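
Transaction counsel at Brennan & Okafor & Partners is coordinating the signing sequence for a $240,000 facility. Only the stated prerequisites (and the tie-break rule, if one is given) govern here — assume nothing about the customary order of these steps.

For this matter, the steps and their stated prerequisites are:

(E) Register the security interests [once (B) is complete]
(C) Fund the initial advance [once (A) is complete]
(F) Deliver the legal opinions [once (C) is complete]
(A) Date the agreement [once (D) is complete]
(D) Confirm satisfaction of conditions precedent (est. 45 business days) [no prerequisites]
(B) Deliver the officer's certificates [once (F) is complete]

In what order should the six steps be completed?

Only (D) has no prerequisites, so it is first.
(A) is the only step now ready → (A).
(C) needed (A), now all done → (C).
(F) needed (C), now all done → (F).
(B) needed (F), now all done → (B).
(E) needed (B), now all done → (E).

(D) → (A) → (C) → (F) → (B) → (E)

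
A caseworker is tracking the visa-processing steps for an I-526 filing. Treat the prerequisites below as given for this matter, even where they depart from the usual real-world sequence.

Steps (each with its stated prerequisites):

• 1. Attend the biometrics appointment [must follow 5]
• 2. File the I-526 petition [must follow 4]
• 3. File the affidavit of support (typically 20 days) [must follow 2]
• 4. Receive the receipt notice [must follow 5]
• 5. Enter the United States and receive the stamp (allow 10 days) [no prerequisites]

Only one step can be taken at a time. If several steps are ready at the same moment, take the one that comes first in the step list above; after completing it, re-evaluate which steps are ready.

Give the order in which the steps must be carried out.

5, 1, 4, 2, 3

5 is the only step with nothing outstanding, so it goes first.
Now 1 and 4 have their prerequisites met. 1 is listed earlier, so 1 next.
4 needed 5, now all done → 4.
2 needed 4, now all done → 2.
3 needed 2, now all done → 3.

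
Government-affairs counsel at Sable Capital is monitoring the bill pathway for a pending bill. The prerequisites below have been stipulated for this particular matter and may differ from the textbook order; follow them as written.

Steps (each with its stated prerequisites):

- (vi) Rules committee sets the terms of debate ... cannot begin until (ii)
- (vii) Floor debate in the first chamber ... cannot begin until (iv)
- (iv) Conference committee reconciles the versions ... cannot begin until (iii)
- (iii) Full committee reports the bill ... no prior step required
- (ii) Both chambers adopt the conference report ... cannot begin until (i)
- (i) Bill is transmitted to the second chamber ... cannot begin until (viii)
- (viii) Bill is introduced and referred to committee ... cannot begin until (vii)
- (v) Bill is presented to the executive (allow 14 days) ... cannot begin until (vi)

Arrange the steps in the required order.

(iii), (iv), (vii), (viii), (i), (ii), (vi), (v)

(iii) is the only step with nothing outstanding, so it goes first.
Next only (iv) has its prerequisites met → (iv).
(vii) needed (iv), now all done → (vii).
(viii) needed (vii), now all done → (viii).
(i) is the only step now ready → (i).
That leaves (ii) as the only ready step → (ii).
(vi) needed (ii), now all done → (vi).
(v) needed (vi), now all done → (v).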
----
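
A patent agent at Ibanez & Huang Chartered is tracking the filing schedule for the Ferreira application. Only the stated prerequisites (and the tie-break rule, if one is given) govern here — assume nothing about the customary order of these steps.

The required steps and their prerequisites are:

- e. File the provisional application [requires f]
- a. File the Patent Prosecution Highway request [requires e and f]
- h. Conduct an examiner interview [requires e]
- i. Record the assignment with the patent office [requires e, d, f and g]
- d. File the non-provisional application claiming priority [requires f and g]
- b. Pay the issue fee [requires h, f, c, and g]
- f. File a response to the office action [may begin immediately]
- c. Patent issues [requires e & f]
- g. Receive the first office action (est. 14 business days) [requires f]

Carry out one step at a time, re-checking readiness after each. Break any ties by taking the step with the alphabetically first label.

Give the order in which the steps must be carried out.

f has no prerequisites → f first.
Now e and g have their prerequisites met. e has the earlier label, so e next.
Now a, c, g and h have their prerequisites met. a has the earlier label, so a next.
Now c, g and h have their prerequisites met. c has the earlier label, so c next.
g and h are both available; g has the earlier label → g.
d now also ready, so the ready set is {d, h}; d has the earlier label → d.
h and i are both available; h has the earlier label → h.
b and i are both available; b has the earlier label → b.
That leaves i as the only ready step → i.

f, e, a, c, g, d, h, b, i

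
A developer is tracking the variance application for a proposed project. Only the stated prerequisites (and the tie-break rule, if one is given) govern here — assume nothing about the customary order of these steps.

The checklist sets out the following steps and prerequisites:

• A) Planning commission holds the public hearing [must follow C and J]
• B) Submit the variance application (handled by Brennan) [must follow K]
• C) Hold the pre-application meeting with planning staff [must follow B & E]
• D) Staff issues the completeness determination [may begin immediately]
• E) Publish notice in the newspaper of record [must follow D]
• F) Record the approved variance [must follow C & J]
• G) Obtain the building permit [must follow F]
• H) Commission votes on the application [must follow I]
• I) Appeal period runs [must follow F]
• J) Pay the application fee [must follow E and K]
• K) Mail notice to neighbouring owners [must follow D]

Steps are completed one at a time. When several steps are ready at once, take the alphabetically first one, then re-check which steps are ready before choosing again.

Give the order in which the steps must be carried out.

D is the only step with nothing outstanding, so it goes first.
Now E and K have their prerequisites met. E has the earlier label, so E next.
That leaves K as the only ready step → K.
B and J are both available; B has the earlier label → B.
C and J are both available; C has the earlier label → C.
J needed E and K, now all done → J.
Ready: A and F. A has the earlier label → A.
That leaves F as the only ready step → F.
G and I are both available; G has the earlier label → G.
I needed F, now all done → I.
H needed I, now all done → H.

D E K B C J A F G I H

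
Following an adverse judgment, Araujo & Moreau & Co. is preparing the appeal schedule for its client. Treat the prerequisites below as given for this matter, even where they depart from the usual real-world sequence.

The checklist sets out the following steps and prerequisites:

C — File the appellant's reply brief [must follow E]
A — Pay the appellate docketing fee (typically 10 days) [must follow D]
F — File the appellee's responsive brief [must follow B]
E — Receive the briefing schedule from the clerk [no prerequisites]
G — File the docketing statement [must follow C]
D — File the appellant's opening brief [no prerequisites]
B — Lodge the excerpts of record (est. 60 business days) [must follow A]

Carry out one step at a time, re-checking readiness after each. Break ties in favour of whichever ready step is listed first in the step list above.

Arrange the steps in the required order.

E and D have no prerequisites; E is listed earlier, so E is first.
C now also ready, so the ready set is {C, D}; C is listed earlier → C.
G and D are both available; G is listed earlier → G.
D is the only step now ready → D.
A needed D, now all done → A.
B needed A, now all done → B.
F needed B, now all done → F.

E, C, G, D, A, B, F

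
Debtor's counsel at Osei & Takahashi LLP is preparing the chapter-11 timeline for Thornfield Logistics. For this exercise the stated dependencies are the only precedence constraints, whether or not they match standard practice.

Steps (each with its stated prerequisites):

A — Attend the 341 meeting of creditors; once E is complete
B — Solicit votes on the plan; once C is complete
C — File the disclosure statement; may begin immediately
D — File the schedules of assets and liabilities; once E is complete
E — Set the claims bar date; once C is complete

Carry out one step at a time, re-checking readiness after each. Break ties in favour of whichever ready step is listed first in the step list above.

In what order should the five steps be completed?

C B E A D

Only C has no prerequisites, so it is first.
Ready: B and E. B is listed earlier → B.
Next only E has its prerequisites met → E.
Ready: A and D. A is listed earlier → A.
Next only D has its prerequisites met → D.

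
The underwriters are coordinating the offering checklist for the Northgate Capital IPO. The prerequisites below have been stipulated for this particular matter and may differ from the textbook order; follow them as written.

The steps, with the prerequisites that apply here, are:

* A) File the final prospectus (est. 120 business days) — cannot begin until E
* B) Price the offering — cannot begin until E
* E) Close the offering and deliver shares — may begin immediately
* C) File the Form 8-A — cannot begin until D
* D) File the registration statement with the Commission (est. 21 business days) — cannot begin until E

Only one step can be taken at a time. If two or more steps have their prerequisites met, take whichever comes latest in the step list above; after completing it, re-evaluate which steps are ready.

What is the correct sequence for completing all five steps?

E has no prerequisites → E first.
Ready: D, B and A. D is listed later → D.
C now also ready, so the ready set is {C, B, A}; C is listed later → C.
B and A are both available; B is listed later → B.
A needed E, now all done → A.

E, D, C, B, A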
----
Above are the entries. Copy exactly the part that opens with the line containing "D — File the schedules" and closes with the line containing "120 business days) — cannot begin until E", and no more.

Result of this exercise ::
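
D — File the schedules of assets and liabilities; once E is complete
E — Set the claims bar date; once C is complete

Carry out one step at a time, re-checking readiness after each. Break ties in favour of whichever ready step is listed first in the step list above.

In what order should the five steps be completed?

C B E A D

Only C has no prerequisites, so it is first.
Ready: B and E. B is listed earlier → B.
Next only E has its prerequisites met → E.
Ready: A and D. A is listed earlier → A.
Next only D has its prerequisites met → D.

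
The underwriters are coordinating the offering checklist for the Northgate Capital IPO. The prerequisites below have been stipulated for this particular matter and may differ from the textbook order; follow them as written.

The steps, with the prerequisites that apply here, are:

* A) File the final prospectus (est. 120 business days) — cannot begin until E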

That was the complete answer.